═══ Input for this task ═══

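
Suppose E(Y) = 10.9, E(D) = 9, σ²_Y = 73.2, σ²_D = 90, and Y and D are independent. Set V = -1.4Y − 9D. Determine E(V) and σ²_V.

E(V) = (-1.4)·E(Y) + (-9)·E(D) = (-1.4)·10.9 + (-9)·9 = -96.26.
σ²_V = a²·σ²_Y + b²·σ²_D + 2ab·Cov[Y, D] with a = -1.4, b = -9.
Independence gives Cov[Y, D] = 0.
= (-1.4)²·73.2 + (-9)²·90 + 2·(-1.4)·(-9)·0
= 143.472 + 7290 + 0 = 7433.472.

E(V) = -96.26, σ²_V = 7433.472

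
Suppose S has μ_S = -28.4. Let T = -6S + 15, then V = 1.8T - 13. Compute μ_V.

μ_V = 320.72

μ_T = (-6)·(-28.4) + 15 = 185.4.
μ_V = 1.8·185.4 + (-13) = 320.72.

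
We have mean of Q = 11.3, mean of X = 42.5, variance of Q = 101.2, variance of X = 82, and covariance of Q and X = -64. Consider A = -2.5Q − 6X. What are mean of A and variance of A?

mean of A = -283.25, variance of A = 1664.5

mean of A = (-2.5)·mean of Q + (-6)·mean of X = (-2.5)·11.3 + (-6)·42.5 = -283.25.
variance of A = a²·variance of Q + b²·variance of X + 2ab·covariance of Q and X with a = -2.5, b = -6.
= (-2.5)²·101.2 + (-6)²·82 + 2·(-2.5)·(-6)·(-64)
= 632.5 + 2952 + (-1920) = 1664.5.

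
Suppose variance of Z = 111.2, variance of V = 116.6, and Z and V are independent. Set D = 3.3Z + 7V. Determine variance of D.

variance of D = a²·variance of Z + b²·variance of V + 2ab·Cov[Z, V] with a = 3.3, b = 7.
Independence gives Cov[Z, V] = 0.
= 3.3²·111.2 + 7²·116.6 + 2·3.3·7·0
= 1210.968 + 5713.4 + 0 = 6924.368.

variance of D = 6924.368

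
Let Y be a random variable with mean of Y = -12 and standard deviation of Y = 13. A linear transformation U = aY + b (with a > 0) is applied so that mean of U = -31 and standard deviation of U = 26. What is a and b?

standard deviation of U = a·standard deviation of Y (a > 0), so a = 26/13 = 2.
mean of U = a·mean of Y + b, so b = -31 − 2·(-12) = -7.

a = 2, b = -7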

═══

Description of the task =
For this task, retype the material exactly, line for line.

Your response =
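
Suppose E(Y) = 10.9, E(D) = 9, σ²_Y = 73.2, σ²_D = 90, and Y and D are independent. Set V = -1.4Y − 9D. Determine E(V) and σ²_V.

E(V) = (-1.4)·E(Y) + (-9)·E(D) = (-1.4)·10.9 + (-9)·9 = -96.26.
σ²_V = a²·σ²_Y + b²·σ²_D + 2ab·Cov[Y, D] with a = -1.4, b = -9.
Independence gives Cov[Y, D] = 0.
= (-1.4)²·73.2 + (-9)²·90 + 2·(-1.4)·(-9)·0
= 143.472 + 7290 + 0 = 7433.472.

E(V) = -96.26, σ²_V = 7433.472

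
Suppose S has μ_S = -28.4. Let T = -6S + 15, then V = 1.8T - 13. Compute μ_V.

μ_V = 320.72

μ_T = (-6)·(-28.4) + 15 = 185.4.
μ_V = 1.8·185.4 + (-13) = 320.72.

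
We have mean of Q = 11.3, mean of X = 42.5, variance of Q = 101.2, variance of X = 82, and covariance of Q and X = -64. Consider A = -2.5Q − 6X. What are mean of A and variance of A?

mean of A = -283.25, variance of A = 1664.5

mean of A = (-2.5)·mean of Q + (-6)·mean of X = (-2.5)·11.3 + (-6)·42.5 = -283.25.
variance of A = a²·variance of Q + b²·variance of X + 2ab·covariance of Q and X with a = -2.5, b = -6.
= (-2.5)²·101.2 + (-6)²·82 + 2·(-2.5)·(-6)·(-64)
= 632.5 + 2952 + (-1920) = 1664.5.

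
Suppose variance of Z = 111.2, variance of V = 116.6, and Z and V are independent. Set D = 3.3Z + 7V. Determine variance of D.

variance of D = a²·variance of Z + b²·variance of V + 2ab·Cov[Z, V] with a = 3.3, b = 7.
Independence gives Cov[Z, V] = 0.
= 3.3²·111.2 + 7²·116.6 + 2·3.3·7·0
= 1210.968 + 5713.4 + 0 = 6924.368.

variance of D = 6924.368

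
Let Y be a random variable with mean of Y = -12 and standard deviation of Y = 13. A linear transformation U = aY + b (with a > 0) is applied so that mean of U = -31 and standard deviation of U = 26. What is a and b?

standard deviation of U = a·standard deviation of Y (a > 0), so a = 26/13 = 2.
mean of U = a·mean of Y + b, so b = -31 − 2·(-12) = -7.

a = 2, b = -7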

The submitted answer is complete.